→ Activity
I need every line that includes the word "aligned" copied from the material.

→ Input for this task
○ ○ ○ ○ ○ ○ ○

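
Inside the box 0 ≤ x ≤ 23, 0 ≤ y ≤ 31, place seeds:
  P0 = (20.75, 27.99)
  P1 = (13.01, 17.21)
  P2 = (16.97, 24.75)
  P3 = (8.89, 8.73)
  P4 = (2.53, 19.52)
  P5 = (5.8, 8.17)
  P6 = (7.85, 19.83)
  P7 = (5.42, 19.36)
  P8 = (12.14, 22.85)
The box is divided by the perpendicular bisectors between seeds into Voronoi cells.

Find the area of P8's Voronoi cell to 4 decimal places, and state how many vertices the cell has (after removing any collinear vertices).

Area of P8's cell: 73.3952 (6 vertices)

1. box [0,23]×[0,31]: [(0, 0) (23, 0) (23, 31) (0, 31)]
2. ⊥bis P8·P0 via (16.445,25.42): [(0, 0) (23, 0) (23, 14.4397) (13.1139, 31) (0, 31)]  |A|=631.1414
3. ⊥bis P8·P1 via (12.575,20.03): [(0, 18.0902) (19.0651, 21.0311) (13.1139, 31) (0, 31)]  |A|=188.4279
4. ⊥bis P8·P2 via (14.555,23.8): [(0, 18.0902) (15.8399, 20.5336) (11.7227, 31) (0, 31)]  |A|=163.5918
5. ⊥bis P8·P3 via (10.515,15.79): [(0, 18.2102) (0.3121, 18.1384) (15.8399, 20.5336) (11.7227, 31) (0, 31)]  |A|=163.5731
6. ⊥bis P8·P4 via (7.335,21.185): [(7.9808, 19.3213) (15.8399, 20.5336) (11.7227, 31) (3.934, 31)]  |A|=89.105
7. ⊥bis P8·P5 via (8.97,15.51): [(7.9808, 19.3213) (15.8399, 20.5336) (11.7227, 31) (3.934, 31)]  |A|=89.105
8. ⊥bis P8·P6 via (9.995,21.34): [(4.6506, 28.9319) (11.0796, 19.7993) (15.8399, 20.5336) (11.7227, 31) (3.934, 31)]  |A|=73.4185
9. ⊥bis P8·P7 via (8.78,21.105): [(4.5212, 29.3054) (4.8967, 28.5823) (11.0796, 19.7993) (15.8399, 20.5336) (11.7227, 31) (3.934, 31)]  |A|=73.3952
10. canonical 6-gon: [(4.5212, 29.3054) (4.8967, 28.5823) (11.0796, 19.7993) (15.8399, 20.5336) (11.7227, 31) (3.934, 31)]
11. shoelace: 73.3952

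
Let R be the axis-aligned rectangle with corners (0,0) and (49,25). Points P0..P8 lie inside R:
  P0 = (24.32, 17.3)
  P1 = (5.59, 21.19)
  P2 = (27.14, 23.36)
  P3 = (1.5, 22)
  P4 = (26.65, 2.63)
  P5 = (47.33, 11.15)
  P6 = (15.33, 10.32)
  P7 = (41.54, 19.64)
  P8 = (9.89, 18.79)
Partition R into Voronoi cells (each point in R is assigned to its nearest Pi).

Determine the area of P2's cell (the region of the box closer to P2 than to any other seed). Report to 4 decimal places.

1. box [0,49]×[0,25]: [(0, 0) (49, 0) (49, 25) (0, 25)]
2. ⊥bis P2·P0 via (25.73,20.33): [(49, 9.5014) (49, 25) (15.6945, 25)]  |A|=258.0948
3. ⊥bis P2·P1 via (16.365,22.275): [(16.1101, 24.8066) (49, 9.5014) (49, 25) (16.0906, 25)]  |A|=258.0565
4. ⊥bis P2·P3 via (14.32,22.68): [(16.1101, 24.8066) (49, 9.5014) (49, 25) (16.0906, 25)]  |A|=258.0565
5. ⊥bis P2·P4 via (26.895,12.995): [(16.1101, 24.8066) (42.2736, 12.6315) (49, 12.4725) (49, 25) (16.0906, 25)]  |A|=248.064
6. ⊥bis P2·P5 via (37.235,17.255): [(16.1101, 24.8066) (36.1595, 15.4767) (41.9188, 25) (16.0906, 25)]  |A|=124.8335
7. ⊥bis P2·P6 via (21.235,16.84): [(16.1101, 24.8066) (36.1595, 15.4767) (41.9188, 25) (16.0906, 25)]  |A|=124.8335
8. ⊥bis P2·P7 via (34.34,21.5): [(16.1101, 24.8066) (33.1462, 16.8789) (35.2442, 25) (16.0906, 25)]  |A|=79.3443
9. ⊥bis P2·P8 via (18.515,21.075): [(17.7256, 24.0548) (33.1462, 16.8789) (35.2442, 25) (17.4752, 25)]  |A|=78.5411
10. canonical 4-gon: [(17.7256, 24.0548) (33.1462, 16.8789) (35.2442, 25) (17.4752, 25)]
11. shoelace: 78.5411

Area of P2's cell: 78.5411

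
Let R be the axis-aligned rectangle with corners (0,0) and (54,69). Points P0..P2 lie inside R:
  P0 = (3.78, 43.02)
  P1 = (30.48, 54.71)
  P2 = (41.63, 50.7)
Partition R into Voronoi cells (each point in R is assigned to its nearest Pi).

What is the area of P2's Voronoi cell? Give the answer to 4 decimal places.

Area of P2's cell: 1486.9569

1. box [0,54]×[0,69]: [(0, 0) (54, 0) (54, 69) (0, 69)]
2. ⊥bis P2·P0 via (22.705,46.86): [(32.2132, 0) (54, 0) (54, 69) (18.2127, 69)]  |A|=1986.3085
3. ⊥bis P2·P1 via (36.055,52.705): [(26.762, 26.8654) (32.2132, 0) (54, 0) (54, 69) (41.9154, 69)]  |A|=1486.9569
4. canonical 5-gon: [(26.762, 26.8654) (32.2132, 0) (54, 0) (54, 69) (41.9154, 69)]
5. shoelace: 1486.9569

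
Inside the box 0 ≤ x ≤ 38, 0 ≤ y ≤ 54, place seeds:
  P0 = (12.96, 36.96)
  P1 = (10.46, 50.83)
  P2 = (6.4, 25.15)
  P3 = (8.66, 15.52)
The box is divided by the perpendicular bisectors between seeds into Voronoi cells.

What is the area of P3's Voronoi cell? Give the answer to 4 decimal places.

1. box [0,38]×[0,54]: [(0, 0) (38, 0) (38, 54) (0, 54)]
2. ⊥bis P3·P0 via (10.81,26.24): [(0, 28.4081) (0, 0) (38, 0) (38, 20.7868)]  |A|=934.7018
3. ⊥bis P3·P1 via (9.56,33.175): [(0, 28.4081) (0, 0) (38, 0) (38, 20.7868)]  |A|=934.7018
4. ⊥bis P3·P2 via (7.53,20.335): [(22.6086, 23.8737) (0, 18.5678) (0, 0) (38, 0) (38, 20.7868)]  |A|=823.4653
5. canonical 5-gon: [(22.6086, 23.8737) (0, 18.5678) (0, 0) (38, 0) (38, 20.7868)]
6. shoelace: 823.4653

Area of P3's cell: 823.4653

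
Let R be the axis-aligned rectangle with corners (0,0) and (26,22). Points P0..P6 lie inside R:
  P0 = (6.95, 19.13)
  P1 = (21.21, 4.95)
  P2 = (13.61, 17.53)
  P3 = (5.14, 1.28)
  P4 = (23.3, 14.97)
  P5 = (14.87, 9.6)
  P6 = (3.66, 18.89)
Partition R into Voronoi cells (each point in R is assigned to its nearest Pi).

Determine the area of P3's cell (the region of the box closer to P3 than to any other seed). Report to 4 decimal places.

1. box [0,26]×[0,22]: [(0, 0) (26, 0) (26, 22) (0, 22)]
2. ⊥bis P3·P0 via (6.045,10.205): [(0, 10.818) (0, 0) (26, 0) (26, 8.1816)]  |A|=246.9937
3. ⊥bis P3·P1 via (13.175,3.115): [(11.6865, 9.633) (0, 10.818) (0, 0) (13.8864, 0)]  |A|=130.0953
4. ⊥bis P3·P2 via (9.375,9.405): [(12.0579, 8.0066) (8.2738, 9.979) (0, 10.818) (0, 0) (13.8864, 0)]  |A|=127.3845
5. ⊥bis P3·P4 via (14.22,8.125): [(12.0579, 8.0066) (8.2738, 9.979) (0, 10.818) (0, 0) (13.8864, 0)]  |A|=127.3845
6. ⊥bis P3·P5 via (10.005,5.44): [(13.6057, 1.2291) (5.9196, 10.2177) (0, 10.818) (0, 0) (13.8864, 0)]  |A|=106.4247
7. ⊥bis P3·P6 via (4.4,10.085): [(13.6057, 1.2291) (5.9236, 10.2131) (0, 9.7152) (0, 0) (13.8864, 0)]  |A|=103.1459
8. canonical 5-gon: [(13.6057, 1.2291) (5.9236, 10.2131) (0, 9.7152) (0, 0) (13.8864, 0)]
9. shoelace: 103.1459

Area of P3's cell: 103.1459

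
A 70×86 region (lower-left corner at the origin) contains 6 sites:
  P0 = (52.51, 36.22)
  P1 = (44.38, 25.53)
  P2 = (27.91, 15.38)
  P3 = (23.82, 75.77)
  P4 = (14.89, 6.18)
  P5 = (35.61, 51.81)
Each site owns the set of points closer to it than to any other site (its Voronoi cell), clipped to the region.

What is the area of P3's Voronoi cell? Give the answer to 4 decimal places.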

○ ○ ○ ○ ○ ○ ○

→ Answer space
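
Let R be the axis-aligned rectangle with corners (0,0) and (49,25). Points P0..P8 lie inside R:
Let R be the axis-aligned rectangle with corners (0,0) and (54,69). Points P0..P2 lie inside R:
Let R be the axis-aligned rectangle with corners (0,0) and (26,22). Points P0..P6 lie inside R: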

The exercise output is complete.